**THE PROBLEM:**
The data below should be copied over with complete accuracy.

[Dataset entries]
***

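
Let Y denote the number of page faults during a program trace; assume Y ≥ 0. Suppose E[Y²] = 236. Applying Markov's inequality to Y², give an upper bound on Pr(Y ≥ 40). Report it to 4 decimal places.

Since Y ≥ 0, the event {Y ≥ 40} is the same as {Y² ≥ 1600}.
Markov's inequality applied to Y² gives Pr(Y² ≥ 1600) ≤ E[Y²]/1600 = 236/1600 = 0.1475.

0.1475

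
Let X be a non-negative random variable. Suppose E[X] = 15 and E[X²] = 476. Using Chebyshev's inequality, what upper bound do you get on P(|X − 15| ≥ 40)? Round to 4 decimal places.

Var(X) = E[X²] − (E[X])² = 476 − 225 = 251.
Chebyshev's inequality: P(|X − μ| ≥ t) ≤ Var(X)/t² = 251/1600 = 0.1569.

0.1569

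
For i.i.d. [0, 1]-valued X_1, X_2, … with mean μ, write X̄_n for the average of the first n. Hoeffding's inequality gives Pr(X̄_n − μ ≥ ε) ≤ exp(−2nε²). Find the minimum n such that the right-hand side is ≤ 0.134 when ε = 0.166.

37

Require exp(−2nε²) ≤ 0.134, i.e. 2nε² ≥ ln(1/0.134) = 2.009915.
So n ≥ 2.009915 / (2·0.166²) = 36.470.
The smallest integer n is 37.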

***

**REPLY TO THE TASK:**
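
Let Y denote the number of page faults during a program trace; assume Y ≥ 0. Suppose E[Y²] = 236. Applying Markov's inequality to Y², give an upper bound on Pr(Y ≥ 40). Report it to 4 decimal places.

Since Y ≥ 0, the event {Y ≥ 40} is the same as {Y² ≥ 1600}.
Markov's inequality applied to Y² gives Pr(Y² ≥ 1600) ≤ E[Y²]/1600 = 236/1600 = 0.1475.

0.1475

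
Let X be a non-negative random variable. Suppose E[X] = 15 and E[X²] = 476. Using Chebyshev's inequality, what upper bound do you get on P(|X − 15| ≥ 40)? Round to 4 decimal places.

Var(X) = E[X²] − (E[X])² = 476 − 225 = 251.
Chebyshev's inequality: P(|X − μ| ≥ t) ≤ Var(X)/t² = 251/1600 = 0.1569.

0.1569

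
For i.i.d. [0, 1]-valued X_1, X_2, … with mean μ, write X̄_n for the average of the first n. Hoeffding's inequality gives Pr(X̄_n − μ ≥ ε) ≤ exp(−2nε²). Find the minimum n such that the right-hand side is ≤ 0.134 when ε = 0.166.

37

Require exp(−2nε²) ≤ 0.134, i.e. 2nε² ≥ ln(1/0.134) = 2.009915.
So n ≥ 2.009915 / (2·0.166²) = 36.470.
The smallest integer n is 37.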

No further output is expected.